- **Extracted entries**

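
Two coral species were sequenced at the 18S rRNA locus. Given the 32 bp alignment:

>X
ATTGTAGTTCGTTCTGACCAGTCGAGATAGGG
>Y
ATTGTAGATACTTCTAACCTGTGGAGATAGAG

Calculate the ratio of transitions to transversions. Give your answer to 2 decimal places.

0.40

Transitions are A↔G and C↔T; transversions are all other mismatches.
Transitions: 2. Transversions: 5.
R = 2/5 = 0.40.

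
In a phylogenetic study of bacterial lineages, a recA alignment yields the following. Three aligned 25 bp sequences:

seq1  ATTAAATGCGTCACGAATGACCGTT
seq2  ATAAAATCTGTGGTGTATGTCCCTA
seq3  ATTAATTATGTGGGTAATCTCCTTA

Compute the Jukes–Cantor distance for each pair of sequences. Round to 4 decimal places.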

- **Exercise goal**
Retype the whole listing above. Please keep it exact.

- **Reply to the exercise**
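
Two coral species were sequenced at the 18S rRNA locus. Given the 32 bp alignment:

>X
ATTGTAGTTCGTTCTGACCAGTCGAGATAGGG
>Y
ATTGTAGATACTTCTAACCTGTGGAGATAGAG

Calculate the ratio of transitions to transversions. Give your answer to 2 decimal places.

0.40

Transitions are A↔G and C↔T; transversions are all other mismatches.
Transitions: 2. Transversions: 5.
R = 2/5 = 0.40.

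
In a phylogenetic study of bacterial lineages, a recA alignment yields the following. Three aligned 25 bp sequences:

seq1  ATTAAATGCGTCACGAATGACCGTT
seq2  ATAAAATCTGTGGTGTATGTCCCTA
seq3  ATTAATTATGTGGGTAATCTCCTTA

Compute the Jukes–Cantor distance for each pair of sequences. Round to 4 decimal places.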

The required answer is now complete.